(What you have to do):
Word for word, repeat each record that follows.

(Information):
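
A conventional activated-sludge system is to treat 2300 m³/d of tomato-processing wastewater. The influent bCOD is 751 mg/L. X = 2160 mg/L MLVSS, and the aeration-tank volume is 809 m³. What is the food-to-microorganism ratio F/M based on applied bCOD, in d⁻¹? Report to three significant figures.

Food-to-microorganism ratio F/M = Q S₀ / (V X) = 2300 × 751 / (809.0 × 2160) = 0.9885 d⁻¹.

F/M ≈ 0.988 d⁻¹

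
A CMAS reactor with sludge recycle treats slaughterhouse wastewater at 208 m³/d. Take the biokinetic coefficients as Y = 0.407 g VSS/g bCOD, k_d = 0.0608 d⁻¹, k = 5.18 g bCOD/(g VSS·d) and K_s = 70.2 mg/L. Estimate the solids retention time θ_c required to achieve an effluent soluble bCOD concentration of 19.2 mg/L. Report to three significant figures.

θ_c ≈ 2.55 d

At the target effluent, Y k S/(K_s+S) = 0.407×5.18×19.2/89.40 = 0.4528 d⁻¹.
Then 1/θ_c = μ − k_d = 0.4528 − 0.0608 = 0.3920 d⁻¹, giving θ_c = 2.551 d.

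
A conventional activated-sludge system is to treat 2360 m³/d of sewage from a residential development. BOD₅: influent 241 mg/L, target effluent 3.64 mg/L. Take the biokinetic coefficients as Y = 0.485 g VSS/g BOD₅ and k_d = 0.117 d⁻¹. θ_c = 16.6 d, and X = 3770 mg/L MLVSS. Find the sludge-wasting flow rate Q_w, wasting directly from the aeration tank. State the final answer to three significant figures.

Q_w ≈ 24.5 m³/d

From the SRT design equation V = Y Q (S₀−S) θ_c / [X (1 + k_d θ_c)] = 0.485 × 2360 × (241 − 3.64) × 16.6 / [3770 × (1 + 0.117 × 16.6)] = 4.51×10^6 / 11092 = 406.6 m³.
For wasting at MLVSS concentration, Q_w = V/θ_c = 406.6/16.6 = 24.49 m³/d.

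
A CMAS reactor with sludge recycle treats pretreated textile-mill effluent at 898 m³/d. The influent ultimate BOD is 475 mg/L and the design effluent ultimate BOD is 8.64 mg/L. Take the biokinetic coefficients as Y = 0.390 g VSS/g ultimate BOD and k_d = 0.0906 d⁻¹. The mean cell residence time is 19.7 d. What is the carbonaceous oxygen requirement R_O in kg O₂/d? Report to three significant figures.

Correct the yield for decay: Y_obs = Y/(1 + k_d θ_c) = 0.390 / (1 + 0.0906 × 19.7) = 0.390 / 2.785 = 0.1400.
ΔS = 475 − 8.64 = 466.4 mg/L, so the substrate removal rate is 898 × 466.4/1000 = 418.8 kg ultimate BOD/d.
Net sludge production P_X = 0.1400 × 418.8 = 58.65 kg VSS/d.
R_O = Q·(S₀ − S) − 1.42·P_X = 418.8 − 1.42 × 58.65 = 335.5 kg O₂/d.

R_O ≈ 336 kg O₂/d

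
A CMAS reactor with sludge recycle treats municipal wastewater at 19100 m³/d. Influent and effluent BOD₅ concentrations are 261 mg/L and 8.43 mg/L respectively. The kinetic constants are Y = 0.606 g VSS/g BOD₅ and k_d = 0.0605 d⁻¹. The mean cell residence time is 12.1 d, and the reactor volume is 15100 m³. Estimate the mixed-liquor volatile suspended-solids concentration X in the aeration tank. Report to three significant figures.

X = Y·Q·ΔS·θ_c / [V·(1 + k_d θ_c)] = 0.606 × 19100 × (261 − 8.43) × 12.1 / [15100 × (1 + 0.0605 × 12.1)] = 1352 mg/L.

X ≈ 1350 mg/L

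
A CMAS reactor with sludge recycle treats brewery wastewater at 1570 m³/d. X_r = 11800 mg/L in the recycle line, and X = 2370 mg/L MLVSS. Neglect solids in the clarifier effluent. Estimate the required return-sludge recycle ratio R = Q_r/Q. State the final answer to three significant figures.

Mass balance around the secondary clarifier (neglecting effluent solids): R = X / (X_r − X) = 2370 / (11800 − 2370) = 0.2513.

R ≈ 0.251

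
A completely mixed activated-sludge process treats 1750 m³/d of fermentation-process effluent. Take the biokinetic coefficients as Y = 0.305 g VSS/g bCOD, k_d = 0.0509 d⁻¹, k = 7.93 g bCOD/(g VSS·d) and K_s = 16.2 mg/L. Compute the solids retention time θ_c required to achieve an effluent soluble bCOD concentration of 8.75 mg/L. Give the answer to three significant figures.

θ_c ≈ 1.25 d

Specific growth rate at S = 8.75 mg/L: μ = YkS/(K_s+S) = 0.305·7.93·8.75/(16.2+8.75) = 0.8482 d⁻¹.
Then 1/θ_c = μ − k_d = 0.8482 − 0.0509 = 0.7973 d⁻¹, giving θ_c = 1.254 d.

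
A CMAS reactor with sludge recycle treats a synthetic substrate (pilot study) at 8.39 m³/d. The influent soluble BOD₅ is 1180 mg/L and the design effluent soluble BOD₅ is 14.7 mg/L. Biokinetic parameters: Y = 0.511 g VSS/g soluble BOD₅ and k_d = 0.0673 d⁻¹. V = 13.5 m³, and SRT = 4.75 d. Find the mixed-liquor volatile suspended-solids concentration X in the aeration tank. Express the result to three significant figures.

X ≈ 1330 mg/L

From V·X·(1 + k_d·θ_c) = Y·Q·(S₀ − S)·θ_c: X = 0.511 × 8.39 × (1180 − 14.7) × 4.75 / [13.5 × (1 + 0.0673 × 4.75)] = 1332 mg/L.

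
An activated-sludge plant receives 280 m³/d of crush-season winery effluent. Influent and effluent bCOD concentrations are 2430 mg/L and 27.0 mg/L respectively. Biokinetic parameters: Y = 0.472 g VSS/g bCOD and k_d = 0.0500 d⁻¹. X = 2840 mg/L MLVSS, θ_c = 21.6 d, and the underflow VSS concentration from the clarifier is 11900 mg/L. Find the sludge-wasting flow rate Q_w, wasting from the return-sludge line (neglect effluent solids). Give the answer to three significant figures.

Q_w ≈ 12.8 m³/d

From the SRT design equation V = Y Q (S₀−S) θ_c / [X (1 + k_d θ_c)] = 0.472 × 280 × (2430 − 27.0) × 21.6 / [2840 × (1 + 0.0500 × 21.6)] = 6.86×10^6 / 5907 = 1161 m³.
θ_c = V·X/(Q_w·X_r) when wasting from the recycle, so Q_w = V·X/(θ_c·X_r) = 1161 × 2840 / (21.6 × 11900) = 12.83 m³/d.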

(Answer to the exercise):
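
A conventional activated-sludge system is to treat 2300 m³/d of tomato-processing wastewater. The influent bCOD is 751 mg/L. X = 2160 mg/L MLVSS, and the aeration-tank volume is 809 m³. What is the food-to-microorganism ratio F/M based on applied bCOD, in d⁻¹? Report to three significant figures.

Food-to-microorganism ratio F/M = Q S₀ / (V X) = 2300 × 751 / (809.0 × 2160) = 0.9885 d⁻¹.

F/M ≈ 0.988 d⁻¹

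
A CMAS reactor with sludge recycle treats slaughterhouse wastewater at 208 m³/d. Take the biokinetic coefficients as Y = 0.407 g VSS/g bCOD, k_d = 0.0608 d⁻¹, k = 5.18 g bCOD/(g VSS·d) and K_s = 70.2 mg/L. Estimate the solids retention time θ_c required to achieve an effluent soluble bCOD concentration of 19.2 mg/L. Report to three significant figures.

θ_c ≈ 2.55 d

At the target effluent, Y k S/(K_s+S) = 0.407×5.18×19.2/89.40 = 0.4528 d⁻¹.
Then 1/θ_c = μ − k_d = 0.4528 − 0.0608 = 0.3920 d⁻¹, giving θ_c = 2.551 d.

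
A conventional activated-sludge system is to treat 2360 m³/d of sewage from a residential development. BOD₅: influent 241 mg/L, target effluent 3.64 mg/L. Take the biokinetic coefficients as Y = 0.485 g VSS/g BOD₅ and k_d = 0.117 d⁻¹. θ_c = 16.6 d, and X = 3770 mg/L MLVSS. Find the sludge-wasting flow rate Q_w, wasting directly from the aeration tank. State the final answer to three significant figures.

Q_w ≈ 24.5 m³/d

From the SRT design equation V = Y Q (S₀−S) θ_c / [X (1 + k_d θ_c)] = 0.485 × 2360 × (241 − 3.64) × 16.6 / [3770 × (1 + 0.117 × 16.6)] = 4.51×10^6 / 11092 = 406.6 m³.
For wasting at MLVSS concentration, Q_w = V/θ_c = 406.6/16.6 = 24.49 m³/d.

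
A CMAS reactor with sludge recycle treats pretreated textile-mill effluent at 898 m³/d. The influent ultimate BOD is 475 mg/L and the design effluent ultimate BOD is 8.64 mg/L. Take the biokinetic coefficients as Y = 0.390 g VSS/g ultimate BOD and k_d = 0.0906 d⁻¹. The mean cell residence time is 19.7 d. What is the carbonaceous oxygen requirement R_O in kg O₂/d? Report to three significant figures.

Correct the yield for decay: Y_obs = Y/(1 + k_d θ_c) = 0.390 / (1 + 0.0906 × 19.7) = 0.390 / 2.785 = 0.1400.
ΔS = 475 − 8.64 = 466.4 mg/L, so the substrate removal rate is 898 × 466.4/1000 = 418.8 kg ultimate BOD/d.
Net sludge production P_X = 0.1400 × 418.8 = 58.65 kg VSS/d.
R_O = Q·(S₀ − S) − 1.42·P_X = 418.8 − 1.42 × 58.65 = 335.5 kg O₂/d.

R_O ≈ 336 kg O₂/d

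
A CMAS reactor with sludge recycle treats municipal wastewater at 19100 m³/d. Influent and effluent BOD₅ concentrations are 261 mg/L and 8.43 mg/L respectively. The kinetic constants are Y = 0.606 g VSS/g BOD₅ and k_d = 0.0605 d⁻¹. The mean cell residence time is 12.1 d, and the reactor volume is 15100 m³. Estimate the mixed-liquor volatile suspended-solids concentration X in the aeration tank. Report to three significant figures.

X = Y·Q·ΔS·θ_c / [V·(1 + k_d θ_c)] = 0.606 × 19100 × (261 − 8.43) × 12.1 / [15100 × (1 + 0.0605 × 12.1)] = 1352 mg/L.

X ≈ 1350 mg/L

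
A CMAS reactor with sludge recycle treats brewery wastewater at 1570 m³/d. X_r = 11800 mg/L in the recycle line, and X = 2370 mg/L MLVSS. Neglect solids in the clarifier effluent. Estimate the required return-sludge recycle ratio R = Q_r/Q. State the final answer to three significant figures.

Mass balance around the secondary clarifier (neglecting effluent solids): R = X / (X_r − X) = 2370 / (11800 − 2370) = 0.2513.

R ≈ 0.251

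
A completely mixed activated-sludge process treats 1750 m³/d of fermentation-process effluent. Take the biokinetic coefficients as Y = 0.305 g VSS/g bCOD, k_d = 0.0509 d⁻¹, k = 7.93 g bCOD/(g VSS·d) and K_s = 16.2 mg/L. Compute the solids retention time θ_c required to achieve an effluent soluble bCOD concentration of 8.75 mg/L. Give the answer to three significant figures.

θ_c ≈ 1.25 d

Specific growth rate at S = 8.75 mg/L: μ = YkS/(K_s+S) = 0.305·7.93·8.75/(16.2+8.75) = 0.8482 d⁻¹.
Then 1/θ_c = μ − k_d = 0.8482 − 0.0509 = 0.7973 d⁻¹, giving θ_c = 1.254 d.

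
A CMAS reactor with sludge recycle treats a synthetic substrate (pilot study) at 8.39 m³/d. The influent soluble BOD₅ is 1180 mg/L and the design effluent soluble BOD₅ is 14.7 mg/L. Biokinetic parameters: Y = 0.511 g VSS/g soluble BOD₅ and k_d = 0.0673 d⁻¹. V = 13.5 m³, and SRT = 4.75 d. Find the mixed-liquor volatile suspended-solids concentration X in the aeration tank. Express the result to three significant figures.

X ≈ 1330 mg/L

From V·X·(1 + k_d·θ_c) = Y·Q·(S₀ − S)·θ_c: X = 0.511 × 8.39 × (1180 − 14.7) × 4.75 / [13.5 × (1 + 0.0673 × 4.75)] = 1332 mg/L.

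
An activated-sludge plant receives 280 m³/d of crush-season winery effluent. Influent and effluent bCOD concentrations are 2430 mg/L and 27.0 mg/L respectively. Biokinetic parameters: Y = 0.472 g VSS/g bCOD and k_d = 0.0500 d⁻¹. X = 2840 mg/L MLVSS, θ_c = 21.6 d, and the underflow VSS concentration from the clarifier is 11900 mg/L. Find the sludge-wasting flow rate Q_w, wasting from the return-sludge line (neglect effluent solids). Give the answer to three significant figures.

Q_w ≈ 12.8 m³/d

From the SRT design equation V = Y Q (S₀−S) θ_c / [X (1 + k_d θ_c)] = 0.472 × 280 × (2430 − 27.0) × 21.6 / [2840 × (1 + 0.0500 × 21.6)] = 6.86×10^6 / 5907 = 1161 m³.
θ_c = V·X/(Q_w·X_r) when wasting from the recycle, so Q_w = V·X/(θ_c·X_r) = 1161 × 2840 / (21.6 × 11900) = 12.83 m³/d.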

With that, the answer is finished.